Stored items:
# # # #
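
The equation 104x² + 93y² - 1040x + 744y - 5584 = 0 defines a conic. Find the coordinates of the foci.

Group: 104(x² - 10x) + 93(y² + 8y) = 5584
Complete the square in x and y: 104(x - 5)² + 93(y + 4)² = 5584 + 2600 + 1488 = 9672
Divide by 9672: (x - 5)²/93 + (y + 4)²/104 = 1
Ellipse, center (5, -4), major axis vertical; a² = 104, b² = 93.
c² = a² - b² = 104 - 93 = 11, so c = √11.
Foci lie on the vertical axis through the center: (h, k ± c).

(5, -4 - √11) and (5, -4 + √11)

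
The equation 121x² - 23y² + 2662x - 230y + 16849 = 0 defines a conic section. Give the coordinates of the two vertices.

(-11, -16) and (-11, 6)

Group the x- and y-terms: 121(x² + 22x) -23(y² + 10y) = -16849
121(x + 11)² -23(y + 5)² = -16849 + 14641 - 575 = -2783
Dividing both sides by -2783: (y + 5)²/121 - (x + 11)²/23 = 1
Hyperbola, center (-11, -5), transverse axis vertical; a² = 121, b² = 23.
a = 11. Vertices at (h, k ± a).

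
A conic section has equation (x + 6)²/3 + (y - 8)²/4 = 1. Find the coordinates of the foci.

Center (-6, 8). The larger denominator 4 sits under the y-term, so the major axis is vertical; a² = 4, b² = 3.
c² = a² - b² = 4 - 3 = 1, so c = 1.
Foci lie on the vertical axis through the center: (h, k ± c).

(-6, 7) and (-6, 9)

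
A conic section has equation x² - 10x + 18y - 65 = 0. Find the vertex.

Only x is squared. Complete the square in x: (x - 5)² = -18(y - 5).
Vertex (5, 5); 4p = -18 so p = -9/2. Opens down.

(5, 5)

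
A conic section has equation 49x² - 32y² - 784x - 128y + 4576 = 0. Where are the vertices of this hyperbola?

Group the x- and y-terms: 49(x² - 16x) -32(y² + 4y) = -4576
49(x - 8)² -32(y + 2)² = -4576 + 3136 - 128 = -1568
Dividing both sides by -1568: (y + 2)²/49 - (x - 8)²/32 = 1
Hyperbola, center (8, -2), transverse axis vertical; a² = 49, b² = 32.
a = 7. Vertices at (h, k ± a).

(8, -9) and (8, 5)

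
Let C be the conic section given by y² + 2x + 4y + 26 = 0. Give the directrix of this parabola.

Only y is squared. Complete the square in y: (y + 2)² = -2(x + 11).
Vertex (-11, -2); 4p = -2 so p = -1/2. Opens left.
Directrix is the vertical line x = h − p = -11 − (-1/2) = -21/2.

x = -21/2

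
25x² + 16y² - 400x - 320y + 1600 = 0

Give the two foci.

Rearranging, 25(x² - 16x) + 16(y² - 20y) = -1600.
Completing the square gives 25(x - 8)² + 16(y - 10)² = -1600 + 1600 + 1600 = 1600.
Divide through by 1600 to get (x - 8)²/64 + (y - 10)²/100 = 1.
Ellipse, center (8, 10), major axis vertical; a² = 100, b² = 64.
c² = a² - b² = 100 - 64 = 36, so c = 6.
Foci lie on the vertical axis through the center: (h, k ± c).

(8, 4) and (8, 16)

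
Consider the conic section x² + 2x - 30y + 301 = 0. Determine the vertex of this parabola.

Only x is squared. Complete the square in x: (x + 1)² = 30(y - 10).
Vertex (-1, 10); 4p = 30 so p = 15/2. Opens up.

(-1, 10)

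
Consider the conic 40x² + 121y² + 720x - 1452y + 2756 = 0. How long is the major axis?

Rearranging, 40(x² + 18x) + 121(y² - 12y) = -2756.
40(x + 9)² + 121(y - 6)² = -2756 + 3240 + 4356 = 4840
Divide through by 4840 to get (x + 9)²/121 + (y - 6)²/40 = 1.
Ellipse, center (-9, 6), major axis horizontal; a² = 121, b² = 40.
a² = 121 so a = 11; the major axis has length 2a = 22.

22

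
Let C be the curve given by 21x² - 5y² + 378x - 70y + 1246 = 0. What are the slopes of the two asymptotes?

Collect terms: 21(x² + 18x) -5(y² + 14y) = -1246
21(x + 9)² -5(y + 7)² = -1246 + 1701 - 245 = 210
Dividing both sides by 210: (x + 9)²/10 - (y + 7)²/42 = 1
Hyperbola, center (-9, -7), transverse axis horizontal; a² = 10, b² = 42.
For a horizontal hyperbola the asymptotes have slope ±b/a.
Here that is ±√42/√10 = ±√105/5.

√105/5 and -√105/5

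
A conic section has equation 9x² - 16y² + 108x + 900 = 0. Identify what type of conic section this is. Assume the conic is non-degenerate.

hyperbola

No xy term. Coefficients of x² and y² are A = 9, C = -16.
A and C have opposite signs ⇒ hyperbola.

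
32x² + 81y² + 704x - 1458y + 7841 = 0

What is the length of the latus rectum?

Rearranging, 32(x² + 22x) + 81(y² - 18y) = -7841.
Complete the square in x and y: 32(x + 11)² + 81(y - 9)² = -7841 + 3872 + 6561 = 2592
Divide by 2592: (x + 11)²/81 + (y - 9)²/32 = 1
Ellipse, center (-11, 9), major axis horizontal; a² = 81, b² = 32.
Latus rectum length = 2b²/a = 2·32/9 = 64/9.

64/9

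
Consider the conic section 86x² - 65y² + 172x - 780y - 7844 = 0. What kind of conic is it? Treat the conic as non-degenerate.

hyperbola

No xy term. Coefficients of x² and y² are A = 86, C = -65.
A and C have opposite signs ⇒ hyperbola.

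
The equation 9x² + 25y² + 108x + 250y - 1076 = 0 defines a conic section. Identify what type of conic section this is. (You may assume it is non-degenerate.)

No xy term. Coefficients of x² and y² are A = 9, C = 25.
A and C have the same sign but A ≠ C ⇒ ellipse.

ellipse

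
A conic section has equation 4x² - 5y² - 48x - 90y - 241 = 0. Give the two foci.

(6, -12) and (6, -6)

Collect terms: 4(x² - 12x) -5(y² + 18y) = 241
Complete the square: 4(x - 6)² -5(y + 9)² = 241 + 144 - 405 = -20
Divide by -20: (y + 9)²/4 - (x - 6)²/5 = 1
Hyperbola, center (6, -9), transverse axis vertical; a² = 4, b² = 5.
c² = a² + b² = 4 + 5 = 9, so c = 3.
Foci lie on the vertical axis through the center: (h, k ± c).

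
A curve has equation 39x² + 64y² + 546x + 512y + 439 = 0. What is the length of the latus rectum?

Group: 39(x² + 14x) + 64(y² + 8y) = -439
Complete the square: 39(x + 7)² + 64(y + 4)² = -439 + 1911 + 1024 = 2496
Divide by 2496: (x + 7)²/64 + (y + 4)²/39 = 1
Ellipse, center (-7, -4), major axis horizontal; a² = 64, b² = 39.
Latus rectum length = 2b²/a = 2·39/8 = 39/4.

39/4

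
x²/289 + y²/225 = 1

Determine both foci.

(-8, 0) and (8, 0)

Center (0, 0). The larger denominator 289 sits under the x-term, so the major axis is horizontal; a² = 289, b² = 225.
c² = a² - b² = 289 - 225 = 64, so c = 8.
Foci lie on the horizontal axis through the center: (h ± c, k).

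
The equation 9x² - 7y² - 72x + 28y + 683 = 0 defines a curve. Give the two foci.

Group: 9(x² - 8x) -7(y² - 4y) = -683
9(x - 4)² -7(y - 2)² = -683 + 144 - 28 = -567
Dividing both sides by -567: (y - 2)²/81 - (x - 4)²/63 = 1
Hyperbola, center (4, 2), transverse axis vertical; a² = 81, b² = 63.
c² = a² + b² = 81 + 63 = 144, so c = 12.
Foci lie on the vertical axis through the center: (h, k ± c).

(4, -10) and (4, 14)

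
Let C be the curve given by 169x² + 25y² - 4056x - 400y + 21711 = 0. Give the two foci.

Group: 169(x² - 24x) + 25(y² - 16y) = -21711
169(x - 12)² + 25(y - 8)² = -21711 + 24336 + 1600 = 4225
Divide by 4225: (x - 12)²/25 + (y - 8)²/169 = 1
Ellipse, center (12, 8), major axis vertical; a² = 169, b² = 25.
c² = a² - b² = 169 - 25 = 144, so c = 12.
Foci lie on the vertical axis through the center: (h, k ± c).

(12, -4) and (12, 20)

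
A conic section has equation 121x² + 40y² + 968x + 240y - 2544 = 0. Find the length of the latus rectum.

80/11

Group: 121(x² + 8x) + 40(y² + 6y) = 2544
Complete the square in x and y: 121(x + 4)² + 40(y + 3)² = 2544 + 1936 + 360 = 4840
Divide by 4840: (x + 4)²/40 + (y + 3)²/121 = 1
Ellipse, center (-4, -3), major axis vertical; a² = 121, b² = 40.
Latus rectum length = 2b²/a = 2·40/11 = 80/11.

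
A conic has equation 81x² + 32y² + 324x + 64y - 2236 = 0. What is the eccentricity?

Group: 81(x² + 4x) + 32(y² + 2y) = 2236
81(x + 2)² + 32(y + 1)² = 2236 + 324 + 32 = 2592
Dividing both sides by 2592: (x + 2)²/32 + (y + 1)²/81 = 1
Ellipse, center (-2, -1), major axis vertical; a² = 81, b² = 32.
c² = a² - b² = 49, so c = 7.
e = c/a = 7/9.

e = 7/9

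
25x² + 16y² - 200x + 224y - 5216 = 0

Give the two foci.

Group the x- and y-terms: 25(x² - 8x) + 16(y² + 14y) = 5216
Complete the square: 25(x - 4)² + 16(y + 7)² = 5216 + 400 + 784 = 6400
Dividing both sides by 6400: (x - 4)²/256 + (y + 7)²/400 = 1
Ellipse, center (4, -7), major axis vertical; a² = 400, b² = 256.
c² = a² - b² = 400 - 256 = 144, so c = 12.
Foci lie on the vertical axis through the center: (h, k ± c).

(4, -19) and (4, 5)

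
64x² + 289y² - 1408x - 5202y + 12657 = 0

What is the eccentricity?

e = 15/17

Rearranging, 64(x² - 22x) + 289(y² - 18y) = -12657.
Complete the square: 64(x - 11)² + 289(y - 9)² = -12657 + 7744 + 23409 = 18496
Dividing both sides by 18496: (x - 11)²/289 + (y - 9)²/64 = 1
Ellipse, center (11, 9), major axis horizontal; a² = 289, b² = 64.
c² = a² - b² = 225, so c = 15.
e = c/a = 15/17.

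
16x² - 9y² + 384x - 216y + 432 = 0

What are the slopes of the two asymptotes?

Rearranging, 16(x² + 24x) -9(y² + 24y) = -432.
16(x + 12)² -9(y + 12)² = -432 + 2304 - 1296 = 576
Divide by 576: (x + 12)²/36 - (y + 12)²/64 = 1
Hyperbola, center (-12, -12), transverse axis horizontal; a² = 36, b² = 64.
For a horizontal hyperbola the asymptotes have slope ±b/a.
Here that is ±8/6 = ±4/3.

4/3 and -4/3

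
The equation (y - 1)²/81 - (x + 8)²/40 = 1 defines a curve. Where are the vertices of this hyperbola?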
# # # #
TRY IT:
I need exact copies of the lines from the one holding "16x² - 9y² + 384x - 216y + 432 = 0" through the end of the records above, and nothing beyond them.

ANSWER TO THIS TASK:
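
16x² - 9y² + 384x - 216y + 432 = 0

What are the slopes of the two asymptotes?

Rearranging, 16(x² + 24x) -9(y² + 24y) = -432.
16(x + 12)² -9(y + 12)² = -432 + 2304 - 1296 = 576
Divide by 576: (x + 12)²/36 - (y + 12)²/64 = 1
Hyperbola, center (-12, -12), transverse axis horizontal; a² = 36, b² = 64.
For a horizontal hyperbola the asymptotes have slope ±b/a.
Here that is ±8/6 = ±4/3.

4/3 and -4/3

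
The equation (y - 1)²/81 - (x + 8)²/40 = 1 defines a curve. Where are the vertices of this hyperbola?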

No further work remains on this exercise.